[DATA TO EXAMINE Boundary: Start]
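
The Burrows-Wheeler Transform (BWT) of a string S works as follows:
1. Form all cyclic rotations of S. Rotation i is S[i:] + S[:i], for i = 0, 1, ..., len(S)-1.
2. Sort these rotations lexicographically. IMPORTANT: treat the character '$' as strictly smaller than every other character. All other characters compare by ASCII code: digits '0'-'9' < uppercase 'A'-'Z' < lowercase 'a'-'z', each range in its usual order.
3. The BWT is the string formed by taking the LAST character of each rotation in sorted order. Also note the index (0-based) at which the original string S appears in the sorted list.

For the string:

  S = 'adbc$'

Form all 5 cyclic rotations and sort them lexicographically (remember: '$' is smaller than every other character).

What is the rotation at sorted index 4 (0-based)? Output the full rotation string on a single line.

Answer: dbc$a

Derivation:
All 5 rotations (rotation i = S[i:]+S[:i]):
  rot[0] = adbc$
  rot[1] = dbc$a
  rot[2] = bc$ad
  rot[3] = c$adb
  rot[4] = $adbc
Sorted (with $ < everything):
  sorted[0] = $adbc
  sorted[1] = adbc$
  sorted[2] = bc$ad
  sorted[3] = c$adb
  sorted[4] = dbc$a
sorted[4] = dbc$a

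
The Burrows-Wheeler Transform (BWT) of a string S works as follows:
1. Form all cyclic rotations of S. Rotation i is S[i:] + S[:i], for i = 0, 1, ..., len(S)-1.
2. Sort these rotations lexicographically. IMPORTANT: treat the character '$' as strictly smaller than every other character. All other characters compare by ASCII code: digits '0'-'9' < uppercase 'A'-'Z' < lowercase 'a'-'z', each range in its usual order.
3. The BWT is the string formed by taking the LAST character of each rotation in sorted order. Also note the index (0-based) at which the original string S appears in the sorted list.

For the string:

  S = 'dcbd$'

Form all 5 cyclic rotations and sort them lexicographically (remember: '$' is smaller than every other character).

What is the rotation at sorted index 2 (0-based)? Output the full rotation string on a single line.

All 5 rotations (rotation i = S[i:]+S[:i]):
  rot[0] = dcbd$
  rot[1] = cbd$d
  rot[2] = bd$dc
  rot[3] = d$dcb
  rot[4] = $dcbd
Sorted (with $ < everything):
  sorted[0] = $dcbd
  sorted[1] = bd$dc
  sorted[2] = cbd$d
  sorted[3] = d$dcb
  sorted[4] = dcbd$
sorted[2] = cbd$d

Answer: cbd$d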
[DATA TO EXAMINE Boundary: End]
[DATA TO EXAMINE Boundary: Start]
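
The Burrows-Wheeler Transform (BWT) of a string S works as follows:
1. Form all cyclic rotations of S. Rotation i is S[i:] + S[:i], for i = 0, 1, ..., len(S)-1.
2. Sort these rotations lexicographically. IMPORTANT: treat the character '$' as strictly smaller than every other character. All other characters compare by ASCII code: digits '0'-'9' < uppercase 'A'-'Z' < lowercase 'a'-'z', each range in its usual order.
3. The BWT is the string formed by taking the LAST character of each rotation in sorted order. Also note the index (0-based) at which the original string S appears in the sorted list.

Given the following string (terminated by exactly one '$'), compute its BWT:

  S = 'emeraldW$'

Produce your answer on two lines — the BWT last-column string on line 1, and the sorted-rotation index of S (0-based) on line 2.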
[DATA TO EXAMINE Boundary: End]
[DATA TO EXAMINE Boundary: Start]
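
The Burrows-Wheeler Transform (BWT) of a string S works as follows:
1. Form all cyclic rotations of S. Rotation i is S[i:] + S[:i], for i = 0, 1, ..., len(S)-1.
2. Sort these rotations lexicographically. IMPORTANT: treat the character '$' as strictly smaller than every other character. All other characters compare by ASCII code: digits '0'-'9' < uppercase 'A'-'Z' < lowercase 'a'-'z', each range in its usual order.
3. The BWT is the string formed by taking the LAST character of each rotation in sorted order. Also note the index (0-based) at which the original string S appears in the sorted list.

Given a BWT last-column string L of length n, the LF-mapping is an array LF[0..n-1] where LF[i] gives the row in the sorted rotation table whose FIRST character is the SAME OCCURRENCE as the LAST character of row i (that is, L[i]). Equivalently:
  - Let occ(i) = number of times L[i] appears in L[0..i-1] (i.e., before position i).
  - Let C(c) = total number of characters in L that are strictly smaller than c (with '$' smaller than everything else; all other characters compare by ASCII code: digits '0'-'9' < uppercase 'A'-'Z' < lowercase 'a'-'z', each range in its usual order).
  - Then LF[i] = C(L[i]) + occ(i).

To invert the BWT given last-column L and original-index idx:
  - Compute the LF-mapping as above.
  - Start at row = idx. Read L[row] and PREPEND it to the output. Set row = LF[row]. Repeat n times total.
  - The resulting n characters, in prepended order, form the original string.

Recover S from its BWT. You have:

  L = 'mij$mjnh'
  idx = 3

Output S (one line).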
[DATA TO EXAMINE Boundary: End]
| AIM OF THE TASK |
Look above for the line with "- Compute the LF-mapping as above." and the line with "Output S (one line).", and reproduce exactly those two lines plus every line between, nothing more.

| RESULT FOR THIS EXERCISE |
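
  - Compute the LF-mapping as above.
  - Start at row = idx. Read L[row] and PREPEND it to the output. Set row = LF[row]. Repeat n times total.
  - The resulting n characters, in prepended order, form the original string.

Recover S from its BWT. You have:

  L = 'mij$mjnh'
  idx = 3

Output S (one line).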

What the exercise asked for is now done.